Search each line below for the word "total" and list those that contain it.
BEGIN
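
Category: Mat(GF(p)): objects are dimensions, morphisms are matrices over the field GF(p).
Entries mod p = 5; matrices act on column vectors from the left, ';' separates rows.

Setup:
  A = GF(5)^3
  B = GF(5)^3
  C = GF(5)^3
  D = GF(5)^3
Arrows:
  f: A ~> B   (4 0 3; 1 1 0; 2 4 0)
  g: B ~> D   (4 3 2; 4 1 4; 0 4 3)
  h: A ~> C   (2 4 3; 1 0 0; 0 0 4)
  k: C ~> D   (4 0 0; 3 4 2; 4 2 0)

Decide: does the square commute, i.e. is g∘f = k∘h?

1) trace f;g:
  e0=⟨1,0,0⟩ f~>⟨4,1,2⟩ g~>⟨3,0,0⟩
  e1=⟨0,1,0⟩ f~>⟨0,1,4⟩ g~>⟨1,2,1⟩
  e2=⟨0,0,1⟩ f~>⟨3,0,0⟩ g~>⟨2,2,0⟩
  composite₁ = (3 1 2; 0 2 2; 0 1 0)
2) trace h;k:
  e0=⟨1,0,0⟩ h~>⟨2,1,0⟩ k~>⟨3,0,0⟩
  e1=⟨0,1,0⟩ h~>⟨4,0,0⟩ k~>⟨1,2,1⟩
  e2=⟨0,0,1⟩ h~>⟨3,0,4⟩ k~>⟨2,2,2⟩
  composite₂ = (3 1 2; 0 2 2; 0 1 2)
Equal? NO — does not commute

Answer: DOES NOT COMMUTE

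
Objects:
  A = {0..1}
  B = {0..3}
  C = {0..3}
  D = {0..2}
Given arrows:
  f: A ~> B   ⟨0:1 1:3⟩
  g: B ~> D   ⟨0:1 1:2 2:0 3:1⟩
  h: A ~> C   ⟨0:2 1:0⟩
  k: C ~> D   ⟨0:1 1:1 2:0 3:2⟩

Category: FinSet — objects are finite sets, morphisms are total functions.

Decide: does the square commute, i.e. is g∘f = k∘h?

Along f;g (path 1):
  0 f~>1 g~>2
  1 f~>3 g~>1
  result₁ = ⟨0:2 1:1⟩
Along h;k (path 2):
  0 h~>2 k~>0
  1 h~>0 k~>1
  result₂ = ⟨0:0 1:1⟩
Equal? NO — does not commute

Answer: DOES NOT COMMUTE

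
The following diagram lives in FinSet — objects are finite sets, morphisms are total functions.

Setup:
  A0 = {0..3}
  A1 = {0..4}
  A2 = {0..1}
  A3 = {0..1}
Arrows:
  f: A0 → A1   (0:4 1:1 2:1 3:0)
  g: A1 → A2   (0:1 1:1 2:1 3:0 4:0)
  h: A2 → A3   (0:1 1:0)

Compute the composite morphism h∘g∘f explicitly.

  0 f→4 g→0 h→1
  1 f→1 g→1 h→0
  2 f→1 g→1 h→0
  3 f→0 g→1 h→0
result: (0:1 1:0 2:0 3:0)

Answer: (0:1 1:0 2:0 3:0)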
END
BEGIN
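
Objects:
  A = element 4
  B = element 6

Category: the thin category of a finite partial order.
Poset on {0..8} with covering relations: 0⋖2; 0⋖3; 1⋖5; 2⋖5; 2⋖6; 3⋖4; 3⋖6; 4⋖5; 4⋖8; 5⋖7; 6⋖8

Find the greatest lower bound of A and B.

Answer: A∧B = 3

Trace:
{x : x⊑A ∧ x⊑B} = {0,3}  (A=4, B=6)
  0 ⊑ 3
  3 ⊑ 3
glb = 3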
END
**EXERCISE RESPONSE**
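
Category: FinSet — objects are finite sets, morphisms are total functions.
The following diagram lives in FinSet — objects are finite sets, morphisms are total functions.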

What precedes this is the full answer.